SOURCE DATA section start

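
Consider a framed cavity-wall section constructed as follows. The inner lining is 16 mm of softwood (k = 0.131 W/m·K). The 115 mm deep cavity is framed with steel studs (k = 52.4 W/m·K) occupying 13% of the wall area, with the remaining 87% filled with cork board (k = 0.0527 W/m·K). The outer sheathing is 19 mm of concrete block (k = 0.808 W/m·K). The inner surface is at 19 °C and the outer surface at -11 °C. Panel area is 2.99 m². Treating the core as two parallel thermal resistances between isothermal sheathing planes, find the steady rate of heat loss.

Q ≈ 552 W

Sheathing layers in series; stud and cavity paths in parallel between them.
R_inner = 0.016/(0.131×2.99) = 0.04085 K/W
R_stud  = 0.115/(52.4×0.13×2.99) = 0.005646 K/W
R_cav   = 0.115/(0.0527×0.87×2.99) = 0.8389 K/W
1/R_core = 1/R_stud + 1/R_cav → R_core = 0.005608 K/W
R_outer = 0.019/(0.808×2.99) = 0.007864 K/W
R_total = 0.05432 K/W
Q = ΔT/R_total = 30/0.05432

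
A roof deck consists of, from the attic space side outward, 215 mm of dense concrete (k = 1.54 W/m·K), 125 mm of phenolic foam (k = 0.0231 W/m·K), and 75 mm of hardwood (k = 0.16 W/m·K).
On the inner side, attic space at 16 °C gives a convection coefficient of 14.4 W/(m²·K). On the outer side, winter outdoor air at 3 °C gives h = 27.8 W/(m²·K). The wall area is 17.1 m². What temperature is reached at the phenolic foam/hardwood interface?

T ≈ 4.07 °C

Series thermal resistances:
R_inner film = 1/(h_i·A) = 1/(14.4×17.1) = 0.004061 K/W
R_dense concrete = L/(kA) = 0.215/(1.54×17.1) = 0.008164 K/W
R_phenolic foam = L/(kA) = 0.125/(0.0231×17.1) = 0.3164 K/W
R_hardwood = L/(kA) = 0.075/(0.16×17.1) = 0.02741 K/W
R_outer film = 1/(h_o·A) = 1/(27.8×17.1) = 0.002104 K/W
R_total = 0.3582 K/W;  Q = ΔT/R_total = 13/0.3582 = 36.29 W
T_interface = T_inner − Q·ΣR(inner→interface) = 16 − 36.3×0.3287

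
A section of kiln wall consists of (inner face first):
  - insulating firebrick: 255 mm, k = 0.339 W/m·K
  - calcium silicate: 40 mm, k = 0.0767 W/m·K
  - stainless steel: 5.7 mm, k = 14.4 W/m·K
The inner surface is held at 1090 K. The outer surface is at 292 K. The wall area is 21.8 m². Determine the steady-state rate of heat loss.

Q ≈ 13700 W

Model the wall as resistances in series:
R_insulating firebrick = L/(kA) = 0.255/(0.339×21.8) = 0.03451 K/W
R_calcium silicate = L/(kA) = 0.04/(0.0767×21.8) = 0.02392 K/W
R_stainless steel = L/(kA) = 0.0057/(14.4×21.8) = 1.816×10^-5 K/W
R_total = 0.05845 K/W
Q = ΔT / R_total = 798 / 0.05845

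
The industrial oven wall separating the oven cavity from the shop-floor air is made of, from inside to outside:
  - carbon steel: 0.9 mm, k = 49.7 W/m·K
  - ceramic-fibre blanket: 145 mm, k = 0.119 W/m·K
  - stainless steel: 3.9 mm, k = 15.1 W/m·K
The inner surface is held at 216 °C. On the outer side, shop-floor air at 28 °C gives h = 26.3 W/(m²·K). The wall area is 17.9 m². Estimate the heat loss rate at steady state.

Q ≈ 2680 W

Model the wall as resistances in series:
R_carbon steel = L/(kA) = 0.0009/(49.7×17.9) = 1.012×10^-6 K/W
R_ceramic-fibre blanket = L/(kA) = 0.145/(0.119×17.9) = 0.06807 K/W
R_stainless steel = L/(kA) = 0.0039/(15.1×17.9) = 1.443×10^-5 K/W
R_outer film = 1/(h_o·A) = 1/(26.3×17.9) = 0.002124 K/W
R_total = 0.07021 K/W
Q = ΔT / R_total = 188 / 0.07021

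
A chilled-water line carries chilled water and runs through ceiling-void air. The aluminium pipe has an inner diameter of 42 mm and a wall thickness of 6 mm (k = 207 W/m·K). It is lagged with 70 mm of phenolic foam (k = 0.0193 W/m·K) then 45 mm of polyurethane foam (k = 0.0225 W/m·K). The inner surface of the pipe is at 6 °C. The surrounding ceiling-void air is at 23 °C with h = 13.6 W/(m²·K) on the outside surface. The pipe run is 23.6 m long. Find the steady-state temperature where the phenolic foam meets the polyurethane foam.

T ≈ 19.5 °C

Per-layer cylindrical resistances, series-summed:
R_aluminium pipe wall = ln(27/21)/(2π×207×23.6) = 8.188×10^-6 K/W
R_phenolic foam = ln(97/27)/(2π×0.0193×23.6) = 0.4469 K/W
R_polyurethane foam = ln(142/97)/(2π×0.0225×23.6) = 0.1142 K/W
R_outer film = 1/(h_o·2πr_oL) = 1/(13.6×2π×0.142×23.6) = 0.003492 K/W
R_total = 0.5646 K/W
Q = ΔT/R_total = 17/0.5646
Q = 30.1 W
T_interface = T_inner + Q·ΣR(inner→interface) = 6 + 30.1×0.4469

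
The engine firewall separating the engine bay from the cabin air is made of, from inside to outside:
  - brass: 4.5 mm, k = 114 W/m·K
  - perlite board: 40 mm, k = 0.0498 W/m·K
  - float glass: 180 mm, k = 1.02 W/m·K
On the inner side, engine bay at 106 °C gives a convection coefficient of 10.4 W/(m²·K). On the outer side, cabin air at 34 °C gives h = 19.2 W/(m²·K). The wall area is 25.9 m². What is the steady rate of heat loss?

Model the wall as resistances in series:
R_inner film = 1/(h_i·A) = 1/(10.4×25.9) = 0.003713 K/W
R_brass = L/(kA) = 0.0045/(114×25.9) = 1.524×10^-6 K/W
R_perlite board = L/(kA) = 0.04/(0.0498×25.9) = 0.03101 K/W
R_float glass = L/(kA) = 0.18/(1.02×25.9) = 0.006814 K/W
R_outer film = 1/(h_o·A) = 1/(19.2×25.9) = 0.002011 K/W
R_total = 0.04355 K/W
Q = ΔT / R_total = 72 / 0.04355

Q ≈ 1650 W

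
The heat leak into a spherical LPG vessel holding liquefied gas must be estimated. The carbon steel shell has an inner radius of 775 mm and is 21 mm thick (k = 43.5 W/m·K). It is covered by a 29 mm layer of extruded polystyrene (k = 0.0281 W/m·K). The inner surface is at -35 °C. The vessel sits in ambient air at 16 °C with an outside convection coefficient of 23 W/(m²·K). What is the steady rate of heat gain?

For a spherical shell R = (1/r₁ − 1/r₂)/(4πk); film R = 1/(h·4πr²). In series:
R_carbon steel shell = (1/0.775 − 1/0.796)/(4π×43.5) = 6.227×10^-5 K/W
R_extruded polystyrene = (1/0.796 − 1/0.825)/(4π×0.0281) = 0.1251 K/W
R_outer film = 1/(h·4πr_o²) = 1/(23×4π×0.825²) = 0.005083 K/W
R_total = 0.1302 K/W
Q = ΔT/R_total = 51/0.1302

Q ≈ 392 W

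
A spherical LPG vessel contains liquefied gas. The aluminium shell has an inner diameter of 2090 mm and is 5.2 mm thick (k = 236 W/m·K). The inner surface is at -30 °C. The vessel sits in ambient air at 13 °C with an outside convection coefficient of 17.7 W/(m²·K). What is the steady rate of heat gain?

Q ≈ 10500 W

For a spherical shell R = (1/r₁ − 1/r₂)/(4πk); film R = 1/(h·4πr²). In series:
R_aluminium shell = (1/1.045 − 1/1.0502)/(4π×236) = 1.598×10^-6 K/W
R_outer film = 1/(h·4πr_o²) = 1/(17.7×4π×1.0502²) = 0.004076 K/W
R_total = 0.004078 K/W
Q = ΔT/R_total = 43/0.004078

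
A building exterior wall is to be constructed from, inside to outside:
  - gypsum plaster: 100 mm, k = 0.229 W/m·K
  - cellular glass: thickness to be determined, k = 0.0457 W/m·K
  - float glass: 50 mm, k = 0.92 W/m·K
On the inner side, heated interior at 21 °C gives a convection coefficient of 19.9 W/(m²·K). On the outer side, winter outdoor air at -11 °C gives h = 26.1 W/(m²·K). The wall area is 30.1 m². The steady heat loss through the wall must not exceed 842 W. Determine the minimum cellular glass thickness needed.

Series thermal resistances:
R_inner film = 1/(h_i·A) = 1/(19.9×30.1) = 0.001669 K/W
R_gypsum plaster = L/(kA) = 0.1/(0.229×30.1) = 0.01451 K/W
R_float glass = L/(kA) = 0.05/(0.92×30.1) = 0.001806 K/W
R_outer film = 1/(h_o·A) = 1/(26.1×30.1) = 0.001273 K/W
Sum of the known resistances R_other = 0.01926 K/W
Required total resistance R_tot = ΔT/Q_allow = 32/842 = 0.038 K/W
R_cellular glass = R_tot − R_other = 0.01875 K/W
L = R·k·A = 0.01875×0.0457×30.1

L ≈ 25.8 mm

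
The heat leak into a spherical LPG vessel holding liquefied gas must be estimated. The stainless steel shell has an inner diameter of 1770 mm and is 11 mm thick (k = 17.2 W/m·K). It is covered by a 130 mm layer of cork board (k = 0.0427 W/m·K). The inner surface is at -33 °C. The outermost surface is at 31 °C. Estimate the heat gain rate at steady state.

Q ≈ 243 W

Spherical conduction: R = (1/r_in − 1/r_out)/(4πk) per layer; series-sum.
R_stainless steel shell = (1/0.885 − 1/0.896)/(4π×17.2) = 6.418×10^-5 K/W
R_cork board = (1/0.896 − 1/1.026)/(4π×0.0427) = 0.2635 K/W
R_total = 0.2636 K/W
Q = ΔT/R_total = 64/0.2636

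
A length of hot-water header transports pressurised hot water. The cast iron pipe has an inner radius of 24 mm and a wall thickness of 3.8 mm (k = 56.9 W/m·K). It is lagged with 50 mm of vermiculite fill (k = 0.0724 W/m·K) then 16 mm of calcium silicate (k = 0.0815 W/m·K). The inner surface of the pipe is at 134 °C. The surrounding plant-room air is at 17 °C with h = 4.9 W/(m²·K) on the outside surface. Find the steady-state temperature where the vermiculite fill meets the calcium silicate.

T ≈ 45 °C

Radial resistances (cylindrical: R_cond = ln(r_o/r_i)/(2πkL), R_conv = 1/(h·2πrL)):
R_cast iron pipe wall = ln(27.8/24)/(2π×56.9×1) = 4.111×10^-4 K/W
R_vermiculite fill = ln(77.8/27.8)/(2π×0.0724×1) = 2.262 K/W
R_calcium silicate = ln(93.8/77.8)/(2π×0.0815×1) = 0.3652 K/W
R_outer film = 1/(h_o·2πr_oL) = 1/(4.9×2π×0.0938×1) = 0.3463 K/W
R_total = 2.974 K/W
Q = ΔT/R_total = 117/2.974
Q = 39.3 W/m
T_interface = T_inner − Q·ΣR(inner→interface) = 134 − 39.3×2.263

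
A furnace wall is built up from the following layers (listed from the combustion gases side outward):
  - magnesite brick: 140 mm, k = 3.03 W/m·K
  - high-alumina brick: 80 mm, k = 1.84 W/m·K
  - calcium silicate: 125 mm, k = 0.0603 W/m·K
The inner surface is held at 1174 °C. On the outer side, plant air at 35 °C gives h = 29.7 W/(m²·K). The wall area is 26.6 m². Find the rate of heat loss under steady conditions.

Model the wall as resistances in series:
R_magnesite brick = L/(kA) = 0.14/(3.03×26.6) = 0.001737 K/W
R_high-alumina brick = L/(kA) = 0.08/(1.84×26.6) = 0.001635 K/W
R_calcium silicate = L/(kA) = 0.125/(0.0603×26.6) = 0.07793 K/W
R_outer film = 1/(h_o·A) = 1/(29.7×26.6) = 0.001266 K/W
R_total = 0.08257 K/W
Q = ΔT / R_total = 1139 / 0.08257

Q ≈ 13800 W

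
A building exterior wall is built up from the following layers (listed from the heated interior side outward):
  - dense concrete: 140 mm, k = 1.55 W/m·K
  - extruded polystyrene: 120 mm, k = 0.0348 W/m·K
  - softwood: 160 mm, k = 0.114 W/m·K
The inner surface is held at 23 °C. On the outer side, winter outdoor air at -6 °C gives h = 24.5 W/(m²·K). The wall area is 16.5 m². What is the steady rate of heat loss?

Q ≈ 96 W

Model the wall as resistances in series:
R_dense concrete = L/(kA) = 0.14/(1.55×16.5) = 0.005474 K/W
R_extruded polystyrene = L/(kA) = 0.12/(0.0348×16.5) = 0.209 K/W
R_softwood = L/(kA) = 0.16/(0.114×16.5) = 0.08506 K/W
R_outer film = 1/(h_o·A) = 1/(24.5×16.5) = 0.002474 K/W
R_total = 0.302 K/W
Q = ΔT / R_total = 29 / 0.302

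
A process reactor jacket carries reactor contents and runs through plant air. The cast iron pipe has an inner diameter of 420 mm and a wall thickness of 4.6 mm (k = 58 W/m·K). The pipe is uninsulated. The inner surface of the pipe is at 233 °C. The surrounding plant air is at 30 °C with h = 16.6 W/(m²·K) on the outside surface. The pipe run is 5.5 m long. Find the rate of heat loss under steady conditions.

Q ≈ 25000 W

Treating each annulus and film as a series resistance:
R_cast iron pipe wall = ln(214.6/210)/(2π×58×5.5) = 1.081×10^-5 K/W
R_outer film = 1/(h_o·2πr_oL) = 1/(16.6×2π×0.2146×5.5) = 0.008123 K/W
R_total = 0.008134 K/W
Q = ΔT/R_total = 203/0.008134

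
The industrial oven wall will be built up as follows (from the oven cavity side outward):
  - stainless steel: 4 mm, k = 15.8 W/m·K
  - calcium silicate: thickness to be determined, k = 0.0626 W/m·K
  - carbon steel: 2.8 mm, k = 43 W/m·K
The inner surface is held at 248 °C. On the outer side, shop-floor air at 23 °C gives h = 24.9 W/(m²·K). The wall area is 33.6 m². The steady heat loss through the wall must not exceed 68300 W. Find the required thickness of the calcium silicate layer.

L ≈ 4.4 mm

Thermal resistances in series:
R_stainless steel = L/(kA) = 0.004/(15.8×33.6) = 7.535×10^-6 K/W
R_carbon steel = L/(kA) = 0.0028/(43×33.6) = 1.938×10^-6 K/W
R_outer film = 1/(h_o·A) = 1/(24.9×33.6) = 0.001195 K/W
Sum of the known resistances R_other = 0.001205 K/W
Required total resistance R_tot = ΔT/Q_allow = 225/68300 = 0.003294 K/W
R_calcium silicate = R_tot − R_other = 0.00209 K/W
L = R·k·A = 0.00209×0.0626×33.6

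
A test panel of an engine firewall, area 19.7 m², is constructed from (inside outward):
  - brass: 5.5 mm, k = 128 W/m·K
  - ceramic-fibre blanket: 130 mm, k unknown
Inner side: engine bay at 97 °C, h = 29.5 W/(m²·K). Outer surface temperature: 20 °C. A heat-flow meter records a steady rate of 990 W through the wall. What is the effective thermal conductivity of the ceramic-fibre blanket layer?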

SOURCE DATA section end

AIM OF THE EXERCISE:
Show me all lines in the records that contain "industrial".

ANSWER:
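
The industrial oven wall separating the oven cavity from the shop-floor air is made of, from inside to outside:
The industrial oven wall will be built up as follows (from the oven cavity side outward):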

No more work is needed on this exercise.